Items listed in a dataset:
————————
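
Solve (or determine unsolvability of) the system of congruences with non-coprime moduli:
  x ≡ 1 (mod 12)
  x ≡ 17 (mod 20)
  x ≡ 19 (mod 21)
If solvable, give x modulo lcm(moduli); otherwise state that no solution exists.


Moduli 12, 20, 21 are not pairwise coprime, so CRT works modulo lcm(m_i) when all pairwise compatibility conditions hold.
Pairwise compatibility: gcd(m_i, m_j) must divide a_i - a_j for every pair.
Merge one congruence at a time:
  Start: x ≡ 1 (mod 12).
  Combine with x ≡ 17 (mod 20): gcd(12, 20) = 4; 17 - 1 = 16, which IS divisible by 4, so compatible.
    Write x = 1 + 12·t and substitute into x ≡ 17 (mod 20): 12·t ≡ 17 − 1 = 16 (mod 20).
    Divide the congruence (and modulus) by g = 4: 3·t ≡ 4 (mod 5).
    The inverse of 3 mod 5 is 2 (since 3·2 = 6 = 1·5 + 1), so t ≡ 2·4 = 8 ≡ 3 (mod 5).
    Then x = 1 + 12·3 = 37, valid modulo lcm(12, 20) = 60: x ≡ 37 (mod 60).
  Combine with x ≡ 19 (mod 21): gcd(60, 21) = 3; 19 - 37 = -18, which IS divisible by 3, so compatible.
    Write x = 37 + 60·t and substitute into x ≡ 19 (mod 21): 60·t ≡ 19 − 37 = -18 (mod 21).
    Divide the congruence (and modulus) by g = 3: 20·t ≡ -6 (mod 7).
    Reduce coefficients mod 7: 6·t ≡ 1 (mod 7).
    The inverse of 6 mod 7 is 6 (since 6·6 = 36 = 5·7 + 1), so t ≡ 6·1 = 6 ≡ 6 (mod 7).
    Then x = 37 + 60·6 = 397, valid modulo lcm(60, 21) = 420: x ≡ 397 (mod 420).
Verify: 397 mod 12 = 1, 397 mod 20 = 17, 397 mod 21 = 19.

x ≡ 397 (mod 420).


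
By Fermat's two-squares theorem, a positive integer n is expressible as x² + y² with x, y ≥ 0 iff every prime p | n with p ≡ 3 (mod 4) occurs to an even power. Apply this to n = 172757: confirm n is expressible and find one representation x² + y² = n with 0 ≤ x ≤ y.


Step 1: Factor n = 172757 = 13 · 97 · 137.
Step 2: Check the mod-4 condition on each prime factor: 13 ≡ 1 (mod 4), exponent 1; 97 ≡ 1 (mod 4), exponent 1; 137 ≡ 1 (mod 4), exponent 1.
All primes ≡ 3 (mod 4) appear to even exponent (or don't appear), so by the two-squares theorem n IS expressible as a sum of two squares.
Step 3: Build a representation. Here n = 13 · 97 · 137 is a product of primes ≡ 1 (mod 4). Each prime p ≡ 1 (mod 4) is itself a sum of two squares; find a² by testing p − a² for a perfect square:
  13: 13 − 1² = 12, 13 − 2² = 9 = 3² ⇒ 13 = 2² + 3².
  97: 97 − 1² = 96, 97 − 2² = 93, 97 − 3² = 88, 97 − 4² = 81 = 9² ⇒ 97 = 4² + 9².
  137: 137 − 1² = 136, 137 − 2² = 133, 137 − 3² = 128, 137 − 4² = 121 = 11² ⇒ 137 = 4² + 11².
  Combine using the Brahmagupta–Fibonacci identity (a² + b²)(c² + d²) = (ac − bd)² + (ad + bc)² = (ac + bd)² + (ad − bc)²:
  13 · 97 = 1261: from (2² + 3²)(4² + 9²), take (2·4 − 3·9, 2·9 + 3·4) = (8 − 27, 18 + 12) = (-19, 30); dropping signs (only squares matter) gives (19, 30); check 19² + 30² = 361 + 900 = 1261 ✓.
  1261 · 137 = 172757: from (19² + 30²)(4² + 11²), take (19·4 − 30·11, 19·11 + 30·4) = (76 − 330, 209 + 120) = (-254, 329); dropping signs (only squares matter) gives (254, 329); check 254² + 329² = 64516 + 108241 = 172757 ✓.
Step 4: Order so x ≤ y and verify: 254² + 329² = 64516 + 108241 = 172757 = n. ✓

n = 172757 = 254² + 329² (one valid representation with x ≤ y).


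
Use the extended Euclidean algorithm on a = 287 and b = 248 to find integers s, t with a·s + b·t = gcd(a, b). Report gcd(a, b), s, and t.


Euclidean algorithm on (287, 248) — divide until remainder is 0:
  287 = 1 · 248 + 39
  248 = 6 · 39 + 14
  39 = 2 · 14 + 11
  14 = 1 · 11 + 3
  11 = 3 · 3 + 2
  3 = 1 · 2 + 1
  2 = 2 · 1 + 0
gcd(287, 248) = 1.
Track Bezout coefficients alongside the remainders: start with r₀ = 287 = a·1 + b·0 (s = 1, t = 0) and r₁ = 248 = a·0 + b·1 (s = 0, t = 1); each new remainder r_{k+1} = r_{k-1} − q_k·r_k inherits s_{k+1} = s_{k-1} − q_k·s_k, t_{k+1} = t_{k-1} − q_k·t_k, so r_k = a·s_k + b·t_k at every step:
  q = 1: r = 39, s = 1 − 1·0 = 1, t = 0 − 1·1 = -1  (check: 287·1 + 248·(-1) = 39)
  q = 6: r = 14, s = 0 − 6·1 = -6, t = 1 − 6·(-1) = 7  (check: 287·(-6) + 248·7 = 14)
  q = 2: r = 11, s = 1 − 2·(-6) = 13, t = -1 − 2·7 = -15  (check: 287·13 + 248·(-15) = 11)
  q = 1: r = 3, s = -6 − 1·13 = -19, t = 7 − 1·(-15) = 22  (check: 287·(-19) + 248·22 = 3)
  q = 3: r = 2, s = 13 − 3·(-19) = 70, t = -15 − 3·22 = -81  (check: 287·70 + 248·(-81) = 2)
  q = 1: r = 1, s = -19 − 1·70 = -89, t = 22 − 1·(-81) = 103  (check: 287·(-89) + 248·103 = 1)
The row with r = 1 (the gcd) gives the Bezout coefficients s = -89, t = 103.
Result: 287 · (-89) + 248 · (103) = 1.

gcd(287, 248) = 1; s = -89, t = 103 (check: 287·(-89) + 248·103 = 1).


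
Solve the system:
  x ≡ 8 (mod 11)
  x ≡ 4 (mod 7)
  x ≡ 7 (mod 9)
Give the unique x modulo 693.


Moduli 11, 7, 9 are pairwise coprime; by CRT there is a unique solution modulo M = 11 · 7 · 9 = 693.
Solve pairwise, accumulating the modulus:
  Start with x ≡ 8 (mod 11).
  Combine with x ≡ 4 (mod 7): since gcd(11, 7) = 1, we get a unique residue mod 77.
    Write x = 8 + 11·t and substitute into x ≡ 4 (mod 7): 11·t ≡ 4 − 8 = -4 (mod 7).
    Reduce coefficients mod 7: 4·t ≡ 3 (mod 7).
    The inverse of 4 mod 7 is 2 (since 4·2 = 8 = 1·7 + 1), so t ≡ 2·3 = 6 ≡ 6 (mod 7).
    Then x = 8 + 11·6 = 74, valid modulo lcm(11, 7) = 77: x ≡ 74 (mod 77).
  Combine with x ≡ 7 (mod 9): since gcd(77, 9) = 1, we get a unique residue mod 693.
    Write x = 74 + 77·t and substitute into x ≡ 7 (mod 9): 77·t ≡ 7 − 74 = -67 (mod 9).
    Reduce coefficients mod 9: 5·t ≡ 5 (mod 9).
    The inverse of 5 mod 9 is 2 (since 5·2 = 10 = 1·9 + 1), so t ≡ 2·5 = 10 ≡ 1 (mod 9).
    Then x = 74 + 77·1 = 151, valid modulo lcm(77, 9) = 693: x ≡ 151 (mod 693).
Verify: 151 mod 11 = 8 ✓, 151 mod 7 = 4 ✓, 151 mod 9 = 7 ✓.

x ≡ 151 (mod 693).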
————————
> Work required
Every entry must be given again exactly as it reads.

> Exercise result
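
Solve (or determine unsolvability of) the system of congruences with non-coprime moduli:
  x ≡ 1 (mod 12)
  x ≡ 17 (mod 20)
  x ≡ 19 (mod 21)
If solvable, give x modulo lcm(moduli); otherwise state that no solution exists.


Moduli 12, 20, 21 are not pairwise coprime, so CRT works modulo lcm(m_i) when all pairwise compatibility conditions hold.
Pairwise compatibility: gcd(m_i, m_j) must divide a_i - a_j for every pair.
Merge one congruence at a time:
  Start: x ≡ 1 (mod 12).
  Combine with x ≡ 17 (mod 20): gcd(12, 20) = 4; 17 - 1 = 16, which IS divisible by 4, so compatible.
    Write x = 1 + 12·t and substitute into x ≡ 17 (mod 20): 12·t ≡ 17 − 1 = 16 (mod 20).
    Divide the congruence (and modulus) by g = 4: 3·t ≡ 4 (mod 5).
    The inverse of 3 mod 5 is 2 (since 3·2 = 6 = 1·5 + 1), so t ≡ 2·4 = 8 ≡ 3 (mod 5).
    Then x = 1 + 12·3 = 37, valid modulo lcm(12, 20) = 60: x ≡ 37 (mod 60).
  Combine with x ≡ 19 (mod 21): gcd(60, 21) = 3; 19 - 37 = -18, which IS divisible by 3, so compatible.
    Write x = 37 + 60·t and substitute into x ≡ 19 (mod 21): 60·t ≡ 19 − 37 = -18 (mod 21).
    Divide the congruence (and modulus) by g = 3: 20·t ≡ -6 (mod 7).
    Reduce coefficients mod 7: 6·t ≡ 1 (mod 7).
    The inverse of 6 mod 7 is 6 (since 6·6 = 36 = 5·7 + 1), so t ≡ 6·1 = 6 ≡ 6 (mod 7).
    Then x = 37 + 60·6 = 397, valid modulo lcm(60, 21) = 420: x ≡ 397 (mod 420).
Verify: 397 mod 12 = 1, 397 mod 20 = 17, 397 mod 21 = 19.

x ≡ 397 (mod 420).


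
By Fermat's two-squares theorem, a positive integer n is expressible as x² + y² with x, y ≥ 0 iff every prime p | n with p ≡ 3 (mod 4) occurs to an even power. Apply this to n = 172757: confirm n is expressible and find one representation x² + y² = n with 0 ≤ x ≤ y.


Step 1: Factor n = 172757 = 13 · 97 · 137.
Step 2: Check the mod-4 condition on each prime factor: 13 ≡ 1 (mod 4), exponent 1; 97 ≡ 1 (mod 4), exponent 1; 137 ≡ 1 (mod 4), exponent 1.
All primes ≡ 3 (mod 4) appear to even exponent (or don't appear), so by the two-squares theorem n IS expressible as a sum of two squares.
Step 3: Build a representation. Here n = 13 · 97 · 137 is a product of primes ≡ 1 (mod 4). Each prime p ≡ 1 (mod 4) is itself a sum of two squares; find a² by testing p − a² for a perfect square:
  13: 13 − 1² = 12, 13 − 2² = 9 = 3² ⇒ 13 = 2² + 3².
  97: 97 − 1² = 96, 97 − 2² = 93, 97 − 3² = 88, 97 − 4² = 81 = 9² ⇒ 97 = 4² + 9².
  137: 137 − 1² = 136, 137 − 2² = 133, 137 − 3² = 128, 137 − 4² = 121 = 11² ⇒ 137 = 4² + 11².
  Combine using the Brahmagupta–Fibonacci identity (a² + b²)(c² + d²) = (ac − bd)² + (ad + bc)² = (ac + bd)² + (ad − bc)²:
  13 · 97 = 1261: from (2² + 3²)(4² + 9²), take (2·4 − 3·9, 2·9 + 3·4) = (8 − 27, 18 + 12) = (-19, 30); dropping signs (only squares matter) gives (19, 30); check 19² + 30² = 361 + 900 = 1261 ✓.
  1261 · 137 = 172757: from (19² + 30²)(4² + 11²), take (19·4 − 30·11, 19·11 + 30·4) = (76 − 330, 209 + 120) = (-254, 329); dropping signs (only squares matter) gives (254, 329); check 254² + 329² = 64516 + 108241 = 172757 ✓.
Step 4: Order so x ≤ y and verify: 254² + 329² = 64516 + 108241 = 172757 = n. ✓

n = 172757 = 254² + 329² (one valid representation with x ≤ y).


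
Use the extended Euclidean algorithm on a = 287 and b = 248 to find integers s, t with a·s + b·t = gcd(a, b). Report gcd(a, b), s, and t.


Euclidean algorithm on (287, 248) — divide until remainder is 0:
  287 = 1 · 248 + 39
  248 = 6 · 39 + 14
  39 = 2 · 14 + 11
  14 = 1 · 11 + 3
  11 = 3 · 3 + 2
  3 = 1 · 2 + 1
  2 = 2 · 1 + 0
gcd(287, 248) = 1.
Track Bezout coefficients alongside the remainders: start with r₀ = 287 = a·1 + b·0 (s = 1, t = 0) and r₁ = 248 = a·0 + b·1 (s = 0, t = 1); each new remainder r_{k+1} = r_{k-1} − q_k·r_k inherits s_{k+1} = s_{k-1} − q_k·s_k, t_{k+1} = t_{k-1} − q_k·t_k, so r_k = a·s_k + b·t_k at every step:
  q = 1: r = 39, s = 1 − 1·0 = 1, t = 0 − 1·1 = -1  (check: 287·1 + 248·(-1) = 39)
  q = 6: r = 14, s = 0 − 6·1 = -6, t = 1 − 6·(-1) = 7  (check: 287·(-6) + 248·7 = 14)
  q = 2: r = 11, s = 1 − 2·(-6) = 13, t = -1 − 2·7 = -15  (check: 287·13 + 248·(-15) = 11)
  q = 1: r = 3, s = -6 − 1·13 = -19, t = 7 − 1·(-15) = 22  (check: 287·(-19) + 248·22 = 3)
  q = 3: r = 2, s = 13 − 3·(-19) = 70, t = -15 − 3·22 = -81  (check: 287·70 + 248·(-81) = 2)
  q = 1: r = 1, s = -19 − 1·70 = -89, t = 22 − 1·(-81) = 103  (check: 287·(-89) + 248·103 = 1)
The row with r = 1 (the gcd) gives the Bezout coefficients s = -89, t = 103.
Result: 287 · (-89) + 248 · (103) = 1.

gcd(287, 248) = 1; s = -89, t = 103 (check: 287·(-89) + 248·103 = 1).


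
Solve the system:
  x ≡ 8 (mod 11)
  x ≡ 4 (mod 7)
  x ≡ 7 (mod 9)
Give the unique x modulo 693.


Moduli 11, 7, 9 are pairwise coprime; by CRT there is a unique solution modulo M = 11 · 7 · 9 = 693.
Solve pairwise, accumulating the modulus:
  Start with x ≡ 8 (mod 11).
  Combine with x ≡ 4 (mod 7): since gcd(11, 7) = 1, we get a unique residue mod 77.
    Write x = 8 + 11·t and substitute into x ≡ 4 (mod 7): 11·t ≡ 4 − 8 = -4 (mod 7).
    Reduce coefficients mod 7: 4·t ≡ 3 (mod 7).
    The inverse of 4 mod 7 is 2 (since 4·2 = 8 = 1·7 + 1), so t ≡ 2·3 = 6 ≡ 6 (mod 7).
    Then x = 8 + 11·6 = 74, valid modulo lcm(11, 7) = 77: x ≡ 74 (mod 77).
  Combine with x ≡ 7 (mod 9): since gcd(77, 9) = 1, we get a unique residue mod 693.
    Write x = 74 + 77·t and substitute into x ≡ 7 (mod 9): 77·t ≡ 7 − 74 = -67 (mod 9).
    Reduce coefficients mod 9: 5·t ≡ 5 (mod 9).
    The inverse of 5 mod 9 is 2 (since 5·2 = 10 = 1·9 + 1), so t ≡ 2·5 = 10 ≡ 1 (mod 9).
    Then x = 74 + 77·1 = 151, valid modulo lcm(77, 9) = 693: x ≡ 151 (mod 693).
Verify: 151 mod 11 = 8 ✓, 151 mod 7 = 4 ✓, 151 mod 9 = 7 ✓.

x ≡ 151 (mod 693).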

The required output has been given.